Collected data entries
======

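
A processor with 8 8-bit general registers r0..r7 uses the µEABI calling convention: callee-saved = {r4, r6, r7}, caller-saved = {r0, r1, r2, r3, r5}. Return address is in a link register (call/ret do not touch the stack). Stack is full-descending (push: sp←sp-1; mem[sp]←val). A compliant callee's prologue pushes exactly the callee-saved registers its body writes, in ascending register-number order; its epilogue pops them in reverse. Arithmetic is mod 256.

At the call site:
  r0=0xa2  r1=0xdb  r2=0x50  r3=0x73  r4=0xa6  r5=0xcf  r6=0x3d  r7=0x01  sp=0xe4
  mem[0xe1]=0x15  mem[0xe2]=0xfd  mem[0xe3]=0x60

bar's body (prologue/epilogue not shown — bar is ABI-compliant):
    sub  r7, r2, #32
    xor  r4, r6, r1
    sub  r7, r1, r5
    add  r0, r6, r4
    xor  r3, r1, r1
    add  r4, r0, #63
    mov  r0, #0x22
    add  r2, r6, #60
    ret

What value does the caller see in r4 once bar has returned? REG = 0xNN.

REG = 0xa6

prologue: push r4 -> mem[0xe3]=0xa6, sp=0xe3
prologue: push r7 -> mem[0xe2]=0x01, sp=0xe2
body[0] sub  r7, r2, #32 -> r7=0x30
body[1] xor  r4, r6, r1 -> r4=0xe6
body[2] sub  r7, r1, r5 -> r7=0x0c
body[3] add  r0, r6, r4 -> r0=0x23
body[4] xor  r3, r1, r1 -> r3=0x00
body[5] add  r4, r0, #63 -> r4=0x62
body[6] mov  r0, #0x22 -> r0=0x22
body[7] add  r2, r6, #60 -> r2=0x79
epilogue: pop r7=0x01, sp=0xe3
epilogue: pop r4=0xa6, sp=0xe4
r4 is callee-saved -> restored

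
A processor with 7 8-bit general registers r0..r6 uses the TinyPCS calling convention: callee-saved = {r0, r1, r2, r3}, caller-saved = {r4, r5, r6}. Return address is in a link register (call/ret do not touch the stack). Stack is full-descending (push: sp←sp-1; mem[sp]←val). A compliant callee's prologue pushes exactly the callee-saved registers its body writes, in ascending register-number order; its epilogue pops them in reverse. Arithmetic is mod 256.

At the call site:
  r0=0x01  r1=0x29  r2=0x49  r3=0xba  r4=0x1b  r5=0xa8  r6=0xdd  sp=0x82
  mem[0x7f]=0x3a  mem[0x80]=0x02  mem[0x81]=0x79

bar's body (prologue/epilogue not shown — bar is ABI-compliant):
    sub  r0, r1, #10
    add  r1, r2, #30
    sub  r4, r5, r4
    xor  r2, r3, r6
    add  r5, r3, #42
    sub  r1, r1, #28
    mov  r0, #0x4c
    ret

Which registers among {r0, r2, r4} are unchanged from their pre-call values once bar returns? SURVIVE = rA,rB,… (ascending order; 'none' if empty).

SURVIVE = r0,r2

prologue: push r0 -> mem[0x81]=0x01, sp=0x81
prologue: push r1 -> mem[0x80]=0x29, sp=0x80
prologue: push r2 -> mem[0x7f]=0x49, sp=0x7f
body[0] sub  r0, r1, #10 -> r0=0x1f
body[1] add  r1, r2, #30 -> r1=0x67
body[2] sub  r4, r5, r4 -> r4=0x8d
body[3] xor  r2, r3, r6 -> r2=0x67
body[4] add  r5, r3, #42 -> r5=0xe4
body[5] sub  r1, r1, #28 -> r1=0x4b
body[6] mov  r0, #0x4c -> r0=0x4c
epilogue: pop r2=0x49, sp=0x80
epilogue: pop r1=0x29, sp=0x81
epilogue: pop r0=0x01, sp=0x82
r0: callee-saved, written=True
r2: callee-saved, written=True
r4: caller-saved, written=True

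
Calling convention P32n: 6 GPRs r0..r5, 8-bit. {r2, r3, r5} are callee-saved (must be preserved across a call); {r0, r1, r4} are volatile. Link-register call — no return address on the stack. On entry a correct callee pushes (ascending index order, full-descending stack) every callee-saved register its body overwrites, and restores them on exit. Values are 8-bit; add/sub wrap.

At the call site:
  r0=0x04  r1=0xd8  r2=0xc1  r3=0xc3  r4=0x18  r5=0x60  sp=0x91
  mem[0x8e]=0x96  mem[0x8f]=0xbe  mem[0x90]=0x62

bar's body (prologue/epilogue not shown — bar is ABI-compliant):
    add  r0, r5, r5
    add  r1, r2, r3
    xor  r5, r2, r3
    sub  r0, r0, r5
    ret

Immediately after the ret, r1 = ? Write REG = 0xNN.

prologue: push r5 → mem[0x90]=0x60, sp=0x90
body[0] add  r0, r5, r5 → r0=0xc0
body[1] add  r1, r2, r3 → r1=0x84
body[2] xor  r5, r2, r3 → r5=0x02
body[3] sub  r0, r0, r5 → r0=0xbe
epilogue: pop r5=0x60, sp=0x91
r1 is caller-saved → body value

REG = 0x84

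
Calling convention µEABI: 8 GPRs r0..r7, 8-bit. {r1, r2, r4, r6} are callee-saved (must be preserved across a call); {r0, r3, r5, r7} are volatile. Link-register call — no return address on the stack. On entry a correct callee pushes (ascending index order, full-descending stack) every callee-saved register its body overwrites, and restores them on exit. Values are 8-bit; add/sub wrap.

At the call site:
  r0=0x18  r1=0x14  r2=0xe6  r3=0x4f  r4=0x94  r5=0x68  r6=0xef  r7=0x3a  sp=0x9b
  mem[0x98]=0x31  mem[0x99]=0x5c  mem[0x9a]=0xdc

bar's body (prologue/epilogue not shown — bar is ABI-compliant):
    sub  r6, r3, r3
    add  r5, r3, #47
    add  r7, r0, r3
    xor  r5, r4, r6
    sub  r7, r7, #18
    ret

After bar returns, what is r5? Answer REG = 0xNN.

REG = 0x94

prologue: push r6 → mem[0x9a]=0xef, sp=0x9a
body[0] sub  r6, r3, r3 → r6=0x00
body[1] add  r5, r3, #47 → r5=0x7e
body[2] add  r7, r0, r3 → r7=0x67
body[3] xor  r5, r4, r6 → r5=0x94
body[4] sub  r7, r7, #18 → r7=0x55
epilogue: pop r6=0xef, sp=0x9b
r5 is caller-saved → body value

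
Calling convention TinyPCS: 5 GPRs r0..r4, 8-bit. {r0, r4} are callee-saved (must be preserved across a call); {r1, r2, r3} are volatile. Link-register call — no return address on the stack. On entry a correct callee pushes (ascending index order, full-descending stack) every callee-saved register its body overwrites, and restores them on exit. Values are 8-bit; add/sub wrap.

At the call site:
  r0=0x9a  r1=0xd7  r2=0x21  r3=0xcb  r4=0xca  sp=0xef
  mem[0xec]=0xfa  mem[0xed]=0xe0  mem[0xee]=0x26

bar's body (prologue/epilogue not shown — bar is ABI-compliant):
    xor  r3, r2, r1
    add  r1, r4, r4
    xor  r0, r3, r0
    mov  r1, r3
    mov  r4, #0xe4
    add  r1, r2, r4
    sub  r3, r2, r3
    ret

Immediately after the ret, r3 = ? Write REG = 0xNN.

prologue: push r0 -> mem[0xee]=0x9a, sp=0xee
prologue: push r4 -> mem[0xed]=0xca, sp=0xed
body[0] xor  r3, r2, r1 -> r3=0xf6
body[1] add  r1, r4, r4 -> r1=0x94
body[2] xor  r0, r3, r0 -> r0=0x6c
body[3] mov  r1, r3 -> r1=0xf6
body[4] mov  r4, #0xe4 -> r4=0xe4
body[5] add  r1, r2, r4 -> r1=0x05
body[6] sub  r3, r2, r3 -> r3=0x2b
epilogue: pop r4=0xca, sp=0xee
epilogue: pop r0=0x9a, sp=0xef
r3 is caller-saved -> body value

REG = 0x2b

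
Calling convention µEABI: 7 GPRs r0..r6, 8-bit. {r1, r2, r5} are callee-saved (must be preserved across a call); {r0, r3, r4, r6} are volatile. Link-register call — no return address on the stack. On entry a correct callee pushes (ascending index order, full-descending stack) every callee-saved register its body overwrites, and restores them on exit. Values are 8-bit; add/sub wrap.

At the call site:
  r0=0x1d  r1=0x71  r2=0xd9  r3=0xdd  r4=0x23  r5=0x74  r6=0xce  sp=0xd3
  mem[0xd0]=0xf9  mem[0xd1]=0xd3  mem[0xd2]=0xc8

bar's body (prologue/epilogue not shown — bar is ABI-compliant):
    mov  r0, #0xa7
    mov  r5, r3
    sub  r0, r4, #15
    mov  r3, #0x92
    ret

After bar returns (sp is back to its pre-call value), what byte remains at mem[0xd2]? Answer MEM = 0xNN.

MEM = 0x74

prologue: push r5 → mem[0xd2]=0x74, sp=0xd2
body[0] mov  r0, #0xa7 → r0=0xa7
body[1] mov  r5, r3 → r5=0xdd
body[2] sub  r0, r4, #15 → r0=0x14
body[3] mov  r3, #0x92 → r3=0x92
epilogue: pop r5=0x74, sp=0xd3
prologue pushed ['r5'] at ['0xd2']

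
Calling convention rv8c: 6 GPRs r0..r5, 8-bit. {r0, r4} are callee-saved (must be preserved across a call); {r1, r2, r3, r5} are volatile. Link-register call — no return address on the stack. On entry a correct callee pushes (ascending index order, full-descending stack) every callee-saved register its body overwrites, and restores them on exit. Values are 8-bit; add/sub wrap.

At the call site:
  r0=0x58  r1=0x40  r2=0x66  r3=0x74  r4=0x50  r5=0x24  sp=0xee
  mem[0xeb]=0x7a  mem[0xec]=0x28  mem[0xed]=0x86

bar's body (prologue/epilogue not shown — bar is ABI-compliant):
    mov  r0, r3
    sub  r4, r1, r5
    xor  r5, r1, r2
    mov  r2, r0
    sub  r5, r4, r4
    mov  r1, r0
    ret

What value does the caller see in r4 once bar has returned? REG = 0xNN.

REG = 0x50

prologue: push r0 -> mem[0xed]=0x58, sp=0xed
prologue: push r4 -> mem[0xec]=0x50, sp=0xec
body[0] mov  r0, r3 -> r0=0x74
body[1] sub  r4, r1, r5 -> r4=0x1c
body[2] xor  r5, r1, r2 -> r5=0x26
body[3] mov  r2, r0 -> r2=0x74
body[4] sub  r5, r4, r4 -> r5=0x00
body[5] mov  r1, r0 -> r1=0x74
epilogue: pop r4=0x50, sp=0xed
epilogue: pop r0=0x58, sp=0xee
r4 is callee-saved -> restored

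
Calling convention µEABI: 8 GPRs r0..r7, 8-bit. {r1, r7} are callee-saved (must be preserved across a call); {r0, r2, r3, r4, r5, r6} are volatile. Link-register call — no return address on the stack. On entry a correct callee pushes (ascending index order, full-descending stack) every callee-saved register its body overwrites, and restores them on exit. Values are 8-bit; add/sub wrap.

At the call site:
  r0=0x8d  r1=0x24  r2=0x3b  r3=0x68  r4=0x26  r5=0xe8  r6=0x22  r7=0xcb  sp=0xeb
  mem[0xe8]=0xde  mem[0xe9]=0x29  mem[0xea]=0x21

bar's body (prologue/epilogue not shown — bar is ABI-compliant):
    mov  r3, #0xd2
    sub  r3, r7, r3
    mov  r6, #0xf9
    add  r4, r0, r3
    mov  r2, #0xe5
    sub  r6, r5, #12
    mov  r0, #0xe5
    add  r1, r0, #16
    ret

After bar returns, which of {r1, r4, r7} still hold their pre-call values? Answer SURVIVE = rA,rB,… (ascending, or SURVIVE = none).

prologue: push r1 → mem[0xea]=0x24, sp=0xea
body[0] mov  r3, #0xd2 → r3=0xd2
body[1] sub  r3, r7, r3 → r3=0xf9
body[2] mov  r6, #0xf9 → r6=0xf9
body[3] add  r4, r0, r3 → r4=0x86
body[4] mov  r2, #0xe5 → r2=0xe5
body[5] sub  r6, r5, #12 → r6=0xdc
body[6] mov  r0, #0xe5 → r0=0xe5
body[7] add  r1, r0, #16 → r1=0xf5
epilogue: pop r1=0x24, sp=0xeb
r1: callee-saved, written=True
r4: caller-saved, written=True
r7: callee-saved, written=False

SURVIVE = r1,r7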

======

• [What to work on] Which lines of the data contain the word "Arithmetic"? Copy each one.

• [Result of this task]
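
A processor with 8 8-bit general registers r0..r7 uses the µEABI calling convention: callee-saved = {r4, r6, r7}, caller-saved = {r0, r1, r2, r3, r5}. Return address is in a link register (call/ret do not touch the stack). Stack is full-descending (push: sp←sp-1; mem[sp]←val). A compliant callee's prologue pushes exactly the callee-saved registers its body writes, in ascending register-number order; its epilogue pops them in reverse. Arithmetic is mod 256.
A processor with 7 8-bit general registers r0..r6 uses the TinyPCS calling convention: callee-saved = {r0, r1, r2, r3}, caller-saved = {r4, r5, r6}. Return address is in a link register (call/ret do not touch the stack). Stack is full-descending (push: sp←sp-1; mem[sp]←val). A compliant callee's prologue pushes exactly the callee-saved registers its body writes, in ascending register-number order; its epilogue pops them in reverse. Arithmetic is mod 256.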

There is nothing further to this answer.